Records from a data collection
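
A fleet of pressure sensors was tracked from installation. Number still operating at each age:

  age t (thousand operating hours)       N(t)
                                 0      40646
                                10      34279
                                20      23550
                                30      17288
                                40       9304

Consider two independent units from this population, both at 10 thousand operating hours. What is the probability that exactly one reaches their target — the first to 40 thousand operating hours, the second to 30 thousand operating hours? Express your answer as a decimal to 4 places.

0.5020

p₁ = N(40)/N(10) = 9304/34279 = 0.271420; p₂ = N(30)/N(10) = 17288/34279 = 0.504332.
P(exactly one) = p₁(1−p₂) + (1−p₁)p₂ = 0.134534 + 0.367446 = 0.501980.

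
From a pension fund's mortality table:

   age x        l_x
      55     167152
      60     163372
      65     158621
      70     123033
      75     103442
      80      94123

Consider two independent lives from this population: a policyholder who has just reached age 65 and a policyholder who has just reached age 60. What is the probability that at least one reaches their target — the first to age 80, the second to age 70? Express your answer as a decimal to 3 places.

p₁ = l_80/l_65 = 94123/158621 = 0.593383; p₂ = l_70/l_60 = 123033/163372 = 0.753085.
P(at least one) = 1 − (1−p₁)(1−p₂) = 1 − 0.406617 × 0.246915 = 0.899600.

0.900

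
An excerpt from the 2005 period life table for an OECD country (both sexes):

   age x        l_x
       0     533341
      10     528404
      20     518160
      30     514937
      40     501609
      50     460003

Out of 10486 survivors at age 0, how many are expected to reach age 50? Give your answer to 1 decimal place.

9044.1

The relevant probability is 460003/533341 = 0.862493.
Expected number = 10486 × 0.862493 = 9044.1.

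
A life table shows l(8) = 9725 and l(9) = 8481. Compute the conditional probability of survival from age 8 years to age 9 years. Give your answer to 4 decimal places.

0.8721

The conditional survival probability is l(9)/l(8) = 8481/9725 = 0.872082.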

## Problem details
Return all of the entries above exactly as they stand.

## The answer
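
A fleet of pressure sensors was tracked from installation. Number still operating at each age:

  age t (thousand operating hours)       N(t)
                                 0      40646
                                10      34279
                                20      23550
                                30      17288
                                40       9304

Consider two independent units from this population, both at 10 thousand operating hours. What is the probability that exactly one reaches their target — the first to 40 thousand operating hours, the second to 30 thousand operating hours? Express your answer as a decimal to 4 places.

0.5020

p₁ = N(40)/N(10) = 9304/34279 = 0.271420; p₂ = N(30)/N(10) = 17288/34279 = 0.504332.
P(exactly one) = p₁(1−p₂) + (1−p₁)p₂ = 0.134534 + 0.367446 = 0.501980.

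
From a pension fund's mortality table:

   age x        l_x
      55     167152
      60     163372
      65     158621
      70     123033
      75     103442
      80      94123

Consider two independent lives from this population: a policyholder who has just reached age 65 and a policyholder who has just reached age 60. What is the probability that at least one reaches their target — the first to age 80, the second to age 70? Express your answer as a decimal to 3 places.

p₁ = l_80/l_65 = 94123/158621 = 0.593383; p₂ = l_70/l_60 = 123033/163372 = 0.753085.
P(at least one) = 1 − (1−p₁)(1−p₂) = 1 − 0.406617 × 0.246915 = 0.899600.

0.900

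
An excerpt from the 2005 period life table for an OECD country (both sexes):

   age x        l_x
       0     533341
      10     528404
      20     518160
      30     514937
      40     501609
      50     460003

Out of 10486 survivors at age 0, how many are expected to reach age 50? Give your answer to 1 decimal place.

9044.1

The relevant probability is 460003/533341 = 0.862493.
Expected number = 10486 × 0.862493 = 9044.1.

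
A life table shows l(8) = 9725 and l(9) = 8481. Compute the conditional probability of survival from age 8 years to age 9 years. Give your answer to 4 decimal places.

0.8721

The conditional survival probability is l(9)/l(8) = 8481/9725 = 0.872082.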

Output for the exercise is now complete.